EXERCISE >> Word for word, retype every entry in the listing.

DATASET EXTRACT >>

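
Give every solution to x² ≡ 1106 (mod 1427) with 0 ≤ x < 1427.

Since 1427 ≡ 3 (mod 4), a square root of 1106 is 1106^((1427+1)/4) = 1106^357 mod 1427.
Repeated squaring: 1106^2≡297, 1106^4≡1162, 1106^8≡302, 1106^16≡1303, 1106^32≡1106, 1106^64≡297, 1106^128≡1162, 1106^256≡302 (mod 1427).
1106^357 = 1106^(256+64+32+4+1) ≡ 1303 (mod 1427).
Check: 1303² = 1697809 ≡ 1106 (mod 1427). The two roots are 124 and 1303.

124, 1303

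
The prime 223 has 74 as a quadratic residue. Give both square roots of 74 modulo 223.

48, 175

Since 223 ≡ 3 (mod 4), a square root of 74 is 74^((223+1)/4) = 74^56 mod 223.
Repeated squaring: 74^2≡124, 74^4≡212, 74^8≡121, 74^16≡146, 74^32≡131 (mod 223).
74^56 = 74^(32+16+8) ≡ 175 (mod 223).
Check: 175² = 30625 ≡ 74 (mod 223). The two roots are 48 and 175.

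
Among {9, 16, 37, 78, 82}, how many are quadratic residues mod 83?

4

(9/83) = +1 → QR.
(16/83) = +1 → QR.
(37/83) = +1 → QR.
(78/83) = +1 → QR.
(82/83) = -1 → non-residue.
Total quadratic residues among the 5: 4.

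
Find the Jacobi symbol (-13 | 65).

First reduce: -13 ≡ 52 (mod 65).
Pull out 2^2: since 65 ≡ 1 (mod 8), (2/65) = +1, so (2/65)^2 = +1.
Reciprocity: 13 ≡ 1 and 65 ≡ 1 (mod 4), so (13/65) = +(65/13).
Reduce top mod 13: now compute (0/13).
Top reduces to 0: gcd > 1, so the symbol is 0.

0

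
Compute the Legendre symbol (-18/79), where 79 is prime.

First reduce: -18 ≡ 61 (mod 79).
Reciprocity: 61 ≡ 1 and 79 ≡ 3 (mod 4), so (61/79) = +(79/61).
Reduce top mod 61: now compute (18/61).
Pull out 2: since 61 ≡ 5 (mod 8), (2/61) = -1.
Reciprocity: 9 ≡ 1 and 61 ≡ 1 (mod 4), so (9/61) = +(61/9).
Reduce top mod 9: now compute (7/9).
Reciprocity: 7 ≡ 3 and 9 ≡ 1 (mod 4), so (7/9) = +(9/7).
Reduce top mod 7: now compute (2/7).
Pull out 2: since 7 ≡ 7 (mod 8), (2/7) = +1.
Reached (1/7) = 1. Collecting the sign flips along the way, the symbol is -1.

-1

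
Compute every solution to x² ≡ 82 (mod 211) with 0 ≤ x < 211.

Since 211 ≡ 3 (mod 4), a square root of 82 is 82^((211+1)/4) = 82^53 mod 211.
Repeated squaring: 82^2≡183, 82^4≡151, 82^8≡13, 82^16≡169, 82^32≡76 (mod 211).
82^53 = 82^(32+16+4+1) ≡ 121 (mod 211).
Check: 121² = 14641 ≡ 82 (mod 211). The two roots are 90 and 121.

90, 121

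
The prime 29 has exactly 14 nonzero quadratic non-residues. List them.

2, 3, 8, 10, 11, 12, 14, 15, 17, 18, 19, 21, 26, 27

Square k = 1,…,14 (k and 29−k give the same square):
1²=1, 2²=4, 3²=9, 4²=16, 5²=25, 6²≡7, 7²≡20, 8²≡6, 9²≡23, 10²≡13, 11²≡5, 12²≡28, 13²≡24, 14²≡22 (mod 29).
The residues are {1, 4, 5, 6, 7, 9, 13, 16, 20, 22, 23, 24, 25, 28}; the non-residues are the remaining 14 nonzero classes.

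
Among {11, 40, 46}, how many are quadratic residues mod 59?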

WRITTEN RESPONSE >>
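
Give every solution to x² ≡ 1106 (mod 1427) with 0 ≤ x < 1427.

Since 1427 ≡ 3 (mod 4), a square root of 1106 is 1106^((1427+1)/4) = 1106^357 mod 1427.
Repeated squaring: 1106^2≡297, 1106^4≡1162, 1106^8≡302, 1106^16≡1303, 1106^32≡1106, 1106^64≡297, 1106^128≡1162, 1106^256≡302 (mod 1427).
1106^357 = 1106^(256+64+32+4+1) ≡ 1303 (mod 1427).
Check: 1303² = 1697809 ≡ 1106 (mod 1427). The two roots are 124 and 1303.

124, 1303

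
The prime 223 has 74 as a quadratic residue. Give both square roots of 74 modulo 223.

48, 175

Since 223 ≡ 3 (mod 4), a square root of 74 is 74^((223+1)/4) = 74^56 mod 223.
Repeated squaring: 74^2≡124, 74^4≡212, 74^8≡121, 74^16≡146, 74^32≡131 (mod 223).
74^56 = 74^(32+16+8) ≡ 175 (mod 223).
Check: 175² = 30625 ≡ 74 (mod 223). The two roots are 48 and 175.

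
Among {9, 16, 37, 78, 82}, how many are quadratic residues mod 83?

4

(9/83) = +1 → QR.
(16/83) = +1 → QR.
(37/83) = +1 → QR.
(78/83) = +1 → QR.
(82/83) = -1 → non-residue.
Total quadratic residues among the 5: 4.

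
Find the Jacobi symbol (-13 | 65).

First reduce: -13 ≡ 52 (mod 65).
Pull out 2^2: since 65 ≡ 1 (mod 8), (2/65) = +1, so (2/65)^2 = +1.
Reciprocity: 13 ≡ 1 and 65 ≡ 1 (mod 4), so (13/65) = +(65/13).
Reduce top mod 13: now compute (0/13).
Top reduces to 0: gcd > 1, so the symbol is 0.

0

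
Compute the Legendre symbol (-18/79), where 79 is prime.

First reduce: -18 ≡ 61 (mod 79).
Reciprocity: 61 ≡ 1 and 79 ≡ 3 (mod 4), so (61/79) = +(79/61).
Reduce top mod 61: now compute (18/61).
Pull out 2: since 61 ≡ 5 (mod 8), (2/61) = -1.
Reciprocity: 9 ≡ 1 and 61 ≡ 1 (mod 4), so (9/61) = +(61/9).
Reduce top mod 9: now compute (7/9).
Reciprocity: 7 ≡ 3 and 9 ≡ 1 (mod 4), so (7/9) = +(9/7).
Reduce top mod 7: now compute (2/7).
Pull out 2: since 7 ≡ 7 (mod 8), (2/7) = +1.
Reached (1/7) = 1. Collecting the sign flips along the way, the symbol is -1.

-1

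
Compute every solution to x² ≡ 82 (mod 211) with 0 ≤ x < 211.

Since 211 ≡ 3 (mod 4), a square root of 82 is 82^((211+1)/4) = 82^53 mod 211.
Repeated squaring: 82^2≡183, 82^4≡151, 82^8≡13, 82^16≡169, 82^32≡76 (mod 211).
82^53 = 82^(32+16+4+1) ≡ 121 (mod 211).
Check: 121² = 14641 ≡ 82 (mod 211). The two roots are 90 and 121.

90, 121

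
The prime 29 has exactly 14 nonzero quadratic non-residues. List them.

2, 3, 8, 10, 11, 12, 14, 15, 17, 18, 19, 21, 26, 27

Square k = 1,…,14 (k and 29−k give the same square):
1²=1, 2²=4, 3²=9, 4²=16, 5²=25, 6²≡7, 7²≡20, 8²≡6, 9²≡23, 10²≡13, 11²≡5, 12²≡28, 13²≡24, 14²≡22 (mod 29).
The residues are {1, 4, 5, 6, 7, 9, 13, 16, 20, 22, 23, 24, 25, 28}; the non-residues are the remaining 14 nonzero classes.

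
Among {11, 40, 46}, how many are quadratic residues mod 59?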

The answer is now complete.